Your objective:
When the line with "Carbon passes through" appears below, start repeating lines exactly, and keep going through the line with "a carbonaceous material (δ13C"; add nothing outside that span.

BEGIN Task data

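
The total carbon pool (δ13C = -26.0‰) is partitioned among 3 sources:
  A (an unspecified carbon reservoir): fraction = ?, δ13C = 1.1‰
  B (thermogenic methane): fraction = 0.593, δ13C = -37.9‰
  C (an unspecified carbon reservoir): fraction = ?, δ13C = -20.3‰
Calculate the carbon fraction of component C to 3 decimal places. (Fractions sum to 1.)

Let f_C and f_A be the unknown fractions; fractions sum to 1 so f_C + f_A = 0.407.
Mass balance: Σ fᵢ·δᵢ = δ_bulk ⇒ f_C·(-20.3) + f_A·(1.1) = -26.0 − (-22.475) = -3.525
Substitute f_A = 0.407 − f_C:
f_C·(-20.3 − 1.1) = -3.525 − 0.407×(1.1) = -3.973
f_C = -3.973 / -21.4 = 0.1857

0.186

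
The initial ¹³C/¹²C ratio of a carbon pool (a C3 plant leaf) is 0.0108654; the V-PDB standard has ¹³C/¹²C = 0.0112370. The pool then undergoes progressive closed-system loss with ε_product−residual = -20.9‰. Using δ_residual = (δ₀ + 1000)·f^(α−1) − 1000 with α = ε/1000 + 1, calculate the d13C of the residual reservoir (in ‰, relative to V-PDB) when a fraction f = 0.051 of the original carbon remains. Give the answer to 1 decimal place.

29.0‰

δ₀ = (0.0108654/0.0112370 − 1)×1000 = (0.966931 − 1)×1000 = -33.069‰
α − 1 = ε/1000 = -0.0209
f^(α−1) = 0.051^(-0.0209) = 1.064172
δ_res = (-33.069 + 1000) × 1.064172 − 1000 = 1028.980 − 1000 = 28.98‰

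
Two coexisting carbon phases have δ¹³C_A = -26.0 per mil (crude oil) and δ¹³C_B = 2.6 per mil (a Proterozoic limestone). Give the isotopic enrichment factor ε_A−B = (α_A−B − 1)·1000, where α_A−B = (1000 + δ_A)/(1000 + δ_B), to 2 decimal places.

α_A−B = (1000 + -26.0) / (1000 + 2.6) = 974.0 / 1002.6 = 0.971474
ε_A−B = (0.971474 − 1) × 1000 = -28.526 per mil
(The approximation ε ≈ δ_A − δ_B would give -28.6 per mil.)

-28.53 per mil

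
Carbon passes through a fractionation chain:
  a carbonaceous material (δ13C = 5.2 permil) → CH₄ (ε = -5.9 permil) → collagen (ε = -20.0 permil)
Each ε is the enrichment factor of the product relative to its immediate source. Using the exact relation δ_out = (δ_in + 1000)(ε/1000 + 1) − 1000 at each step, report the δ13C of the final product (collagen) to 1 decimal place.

-20.7 permil

step 1: δ = (5.20 + 1000)·(-5.9/1000 + 1) − 1000 = -0.73 permil
step 2: δ = (-0.73 + 1000)·(-20.0/1000 + 1) − 1000 = -20.72 permil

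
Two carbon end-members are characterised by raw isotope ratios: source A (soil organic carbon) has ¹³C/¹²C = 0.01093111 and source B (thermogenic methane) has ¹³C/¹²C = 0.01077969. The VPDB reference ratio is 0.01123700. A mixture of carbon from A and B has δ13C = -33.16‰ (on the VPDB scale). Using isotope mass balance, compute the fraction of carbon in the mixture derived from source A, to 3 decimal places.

δ_A = (0.01093111/0.01123700 − 1)×1000 = (0.972778 − 1)×1000 = -27.222‰
δ_B = (0.01077969/0.01123700 − 1)×1000 = (0.959303 − 1)×1000 = -40.697‰
f_A = (δ_mix − δ_B)/(δ_A − δ_B) = (-33.16 − (-40.697))/(-27.222 − (-40.697))
f_A = 7.537 / 13.475 = 0.5593

0.559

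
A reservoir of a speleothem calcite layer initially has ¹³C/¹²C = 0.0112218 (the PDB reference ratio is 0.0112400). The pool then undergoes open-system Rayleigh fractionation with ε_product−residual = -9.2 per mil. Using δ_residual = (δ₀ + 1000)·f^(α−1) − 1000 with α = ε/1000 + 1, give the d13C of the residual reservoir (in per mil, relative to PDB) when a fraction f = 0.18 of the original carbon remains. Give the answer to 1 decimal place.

14.3 per mil

δ₀ = (0.0112218/0.0112400 − 1)×1000 = (0.998381 − 1)×1000 = -1.619 per mil
α − 1 = ε/1000 = -0.0092
f^(α−1) = 0.18^(-0.0092) = 1.015901
δ_res = (-1.619 + 1000) × 1.015901 − 1000 = 1014.256 − 1000 = 14.26 per mil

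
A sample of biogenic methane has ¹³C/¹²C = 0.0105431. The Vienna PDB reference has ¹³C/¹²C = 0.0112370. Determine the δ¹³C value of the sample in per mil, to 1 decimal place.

-61.8 per mil

δ¹³C = (R_sample / R_standard − 1) × 1000
R_sample / R_standard = 0.0105431 / 0.0112370 = 0.938249
δ¹³C = (0.938249 − 1) × 1000 = -61.75 per mil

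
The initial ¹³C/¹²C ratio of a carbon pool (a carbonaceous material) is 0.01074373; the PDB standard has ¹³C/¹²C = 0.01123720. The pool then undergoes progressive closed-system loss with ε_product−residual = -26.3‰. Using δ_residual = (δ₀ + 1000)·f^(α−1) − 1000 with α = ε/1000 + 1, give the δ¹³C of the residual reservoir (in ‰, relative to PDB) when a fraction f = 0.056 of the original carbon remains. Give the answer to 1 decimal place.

31.4‰

δ₀ = (0.01074373/0.01123720 − 1)×1000 = (0.956086 − 1)×1000 = -43.914‰
α − 1 = ε/1000 = -0.0263
f^(α−1) = 0.056^(-0.0263) = 1.078755
δ_res = (-43.914 + 1000) × 1.078755 − 1000 = 1031.382 − 1000 = 31.38‰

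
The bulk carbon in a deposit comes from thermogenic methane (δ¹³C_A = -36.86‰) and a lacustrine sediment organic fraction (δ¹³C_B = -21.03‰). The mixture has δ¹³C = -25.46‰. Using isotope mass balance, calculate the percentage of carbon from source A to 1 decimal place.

28.0%

δ_mix = f_A·δ_A + (1 − f_A)·δ_B  ⇒  f_A = (δ_mix − δ_B)/(δ_A − δ_B)
f_A = (-25.46 − (-21.03)) / (-36.86 − (-21.03))
f_A = -4.43 / -15.83 = 0.2798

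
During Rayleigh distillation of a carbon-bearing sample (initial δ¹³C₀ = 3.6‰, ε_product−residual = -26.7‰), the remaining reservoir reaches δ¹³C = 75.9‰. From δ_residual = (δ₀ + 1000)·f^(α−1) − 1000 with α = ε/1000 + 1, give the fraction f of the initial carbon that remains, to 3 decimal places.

0.074

α − 1 = ε/1000 = -0.0267
(δ_res + 1000)/(δ₀ + 1000) = (75.9 + 1000)/(3.6 + 1000) = 1075.9/1003.6 = 1.072041
f = 1.072041^(1/-0.0267) = exp(ln(1.072041)/-0.0267) = exp(0.06956/-0.0267)
f = exp(-2.6054) = 0.0739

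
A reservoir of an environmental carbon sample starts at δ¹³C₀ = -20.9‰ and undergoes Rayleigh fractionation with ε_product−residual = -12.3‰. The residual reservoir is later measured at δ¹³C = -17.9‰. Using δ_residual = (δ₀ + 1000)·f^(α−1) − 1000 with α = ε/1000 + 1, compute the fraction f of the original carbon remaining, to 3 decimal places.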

END Task data

Expected answer:
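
Carbon passes through a fractionation chain:
  a carbonaceous material (δ13C = 5.2 permil) → CH₄ (ε = -5.9 permil) → collagen (ε = -20.0 permil)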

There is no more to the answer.